=== EXERCISE DATA ===

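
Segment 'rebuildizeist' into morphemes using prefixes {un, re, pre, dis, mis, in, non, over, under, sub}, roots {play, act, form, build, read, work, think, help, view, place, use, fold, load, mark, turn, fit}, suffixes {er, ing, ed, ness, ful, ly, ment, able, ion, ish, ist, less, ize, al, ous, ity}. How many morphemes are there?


Segmenting 'rebuildizeist' against the inventory:
  're' -> prefix (morpheme 1)
  'build' -> root (morpheme 2)
  'ize' -> suffix (morpheme 3)
  'ist' -> suffix (morpheme 4)
Total morphemes: 4

4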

===

WHAT THE EXERCISE ASKS: All of the data above should be reproduced exactly, with nothing left out.

RESULT FOR THIS TASK:
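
Segment 'rebuildizeist' into morphemes using prefixes {un, re, pre, dis, mis, in, non, over, under, sub}, roots {play, act, form, build, read, work, think, help, view, place, use, fold, load, mark, turn, fit}, suffixes {er, ing, ed, ness, ful, ly, ment, able, ion, ish, ist, less, ize, al, ous, ity}. How many morphemes are there?


Segmenting 'rebuildizeist' against the inventory:
  're' -> prefix (morpheme 1)
  'build' -> root (morpheme 2)
  'ize' -> suffix (morpheme 3)
  'ist' -> suffix (morpheme 4)
Total morphemes: 4

4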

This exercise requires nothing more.